**Work request**
From the first line of the records through the line containing "heavier than box-13", retype every line exactly and nothing else.

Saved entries

========================================================================

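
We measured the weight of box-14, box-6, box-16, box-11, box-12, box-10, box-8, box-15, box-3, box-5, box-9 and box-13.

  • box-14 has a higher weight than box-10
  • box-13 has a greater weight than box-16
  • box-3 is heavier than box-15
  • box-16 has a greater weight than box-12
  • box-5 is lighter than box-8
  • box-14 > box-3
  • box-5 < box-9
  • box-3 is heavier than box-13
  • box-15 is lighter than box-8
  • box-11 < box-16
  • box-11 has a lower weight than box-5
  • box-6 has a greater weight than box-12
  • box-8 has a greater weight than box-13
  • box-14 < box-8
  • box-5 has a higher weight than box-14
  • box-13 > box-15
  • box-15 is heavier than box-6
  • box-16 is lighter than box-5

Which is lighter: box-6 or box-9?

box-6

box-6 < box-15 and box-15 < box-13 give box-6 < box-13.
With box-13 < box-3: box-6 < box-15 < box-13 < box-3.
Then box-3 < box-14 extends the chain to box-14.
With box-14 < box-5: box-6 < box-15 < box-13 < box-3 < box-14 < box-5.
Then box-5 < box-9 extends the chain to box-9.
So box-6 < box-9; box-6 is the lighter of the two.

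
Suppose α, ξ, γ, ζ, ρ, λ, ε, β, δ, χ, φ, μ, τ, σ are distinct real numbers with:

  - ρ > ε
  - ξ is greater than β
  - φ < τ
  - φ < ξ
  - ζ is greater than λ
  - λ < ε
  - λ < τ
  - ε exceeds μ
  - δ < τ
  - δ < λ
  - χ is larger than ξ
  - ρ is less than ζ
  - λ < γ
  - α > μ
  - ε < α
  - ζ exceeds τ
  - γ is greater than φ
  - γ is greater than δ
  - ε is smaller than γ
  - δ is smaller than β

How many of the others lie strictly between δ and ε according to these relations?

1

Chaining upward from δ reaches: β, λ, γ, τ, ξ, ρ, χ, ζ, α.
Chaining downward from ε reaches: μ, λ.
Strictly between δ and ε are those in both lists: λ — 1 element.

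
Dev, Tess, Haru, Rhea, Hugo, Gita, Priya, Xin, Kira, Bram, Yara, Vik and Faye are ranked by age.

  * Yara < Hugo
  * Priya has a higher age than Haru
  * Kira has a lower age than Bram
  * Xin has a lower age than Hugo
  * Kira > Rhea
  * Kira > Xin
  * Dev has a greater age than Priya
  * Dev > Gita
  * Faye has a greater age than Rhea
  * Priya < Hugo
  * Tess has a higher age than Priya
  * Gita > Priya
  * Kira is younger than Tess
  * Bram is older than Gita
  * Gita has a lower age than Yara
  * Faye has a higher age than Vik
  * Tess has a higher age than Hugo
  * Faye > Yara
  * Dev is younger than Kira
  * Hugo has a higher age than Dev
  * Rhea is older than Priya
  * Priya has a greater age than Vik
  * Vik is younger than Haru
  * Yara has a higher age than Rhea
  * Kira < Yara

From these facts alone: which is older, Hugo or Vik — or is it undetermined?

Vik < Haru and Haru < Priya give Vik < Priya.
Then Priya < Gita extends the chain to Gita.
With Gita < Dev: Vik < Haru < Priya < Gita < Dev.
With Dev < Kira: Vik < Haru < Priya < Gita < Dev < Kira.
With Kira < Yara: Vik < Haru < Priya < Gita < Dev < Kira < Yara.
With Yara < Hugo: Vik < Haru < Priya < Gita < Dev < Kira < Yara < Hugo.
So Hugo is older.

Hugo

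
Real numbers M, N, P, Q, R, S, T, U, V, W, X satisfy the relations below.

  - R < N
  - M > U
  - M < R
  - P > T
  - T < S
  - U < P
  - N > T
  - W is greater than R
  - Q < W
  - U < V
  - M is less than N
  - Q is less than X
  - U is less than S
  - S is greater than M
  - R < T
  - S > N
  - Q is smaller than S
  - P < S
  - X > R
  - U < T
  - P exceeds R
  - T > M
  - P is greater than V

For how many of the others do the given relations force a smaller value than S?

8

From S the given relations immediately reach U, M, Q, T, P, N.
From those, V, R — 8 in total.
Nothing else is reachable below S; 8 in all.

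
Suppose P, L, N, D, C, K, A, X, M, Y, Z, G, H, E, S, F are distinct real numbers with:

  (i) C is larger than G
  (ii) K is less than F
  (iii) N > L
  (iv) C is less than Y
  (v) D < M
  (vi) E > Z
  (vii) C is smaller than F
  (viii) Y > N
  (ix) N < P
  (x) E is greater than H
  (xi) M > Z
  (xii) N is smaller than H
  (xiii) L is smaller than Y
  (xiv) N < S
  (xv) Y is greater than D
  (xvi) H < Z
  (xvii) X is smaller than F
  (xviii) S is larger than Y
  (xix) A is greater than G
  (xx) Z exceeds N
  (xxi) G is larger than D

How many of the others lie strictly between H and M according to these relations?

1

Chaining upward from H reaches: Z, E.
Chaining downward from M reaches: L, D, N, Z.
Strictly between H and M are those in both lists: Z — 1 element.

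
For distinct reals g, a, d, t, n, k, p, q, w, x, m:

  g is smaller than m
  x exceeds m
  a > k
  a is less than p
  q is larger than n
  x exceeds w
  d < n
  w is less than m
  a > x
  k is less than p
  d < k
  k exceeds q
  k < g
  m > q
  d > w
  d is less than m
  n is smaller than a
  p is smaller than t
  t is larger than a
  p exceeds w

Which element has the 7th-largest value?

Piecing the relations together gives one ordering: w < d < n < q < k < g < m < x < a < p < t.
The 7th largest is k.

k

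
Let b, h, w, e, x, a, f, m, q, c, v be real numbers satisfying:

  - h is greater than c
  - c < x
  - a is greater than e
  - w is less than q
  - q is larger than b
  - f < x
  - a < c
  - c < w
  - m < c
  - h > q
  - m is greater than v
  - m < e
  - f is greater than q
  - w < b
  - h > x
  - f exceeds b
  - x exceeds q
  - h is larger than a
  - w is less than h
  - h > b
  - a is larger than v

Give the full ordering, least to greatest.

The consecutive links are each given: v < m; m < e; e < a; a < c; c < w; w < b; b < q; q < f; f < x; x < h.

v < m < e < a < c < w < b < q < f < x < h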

========================================================================

**Finished exercise**
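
We measured the weight of box-14, box-6, box-16, box-11, box-12, box-10, box-8, box-15, box-3, box-5, box-9 and box-13.

  • box-14 has a higher weight than box-10
  • box-13 has a greater weight than box-16
  • box-3 is heavier than box-15
  • box-16 has a greater weight than box-12
  • box-5 is lighter than box-8
  • box-14 > box-3
  • box-5 < box-9
  • box-3 is heavier than box-13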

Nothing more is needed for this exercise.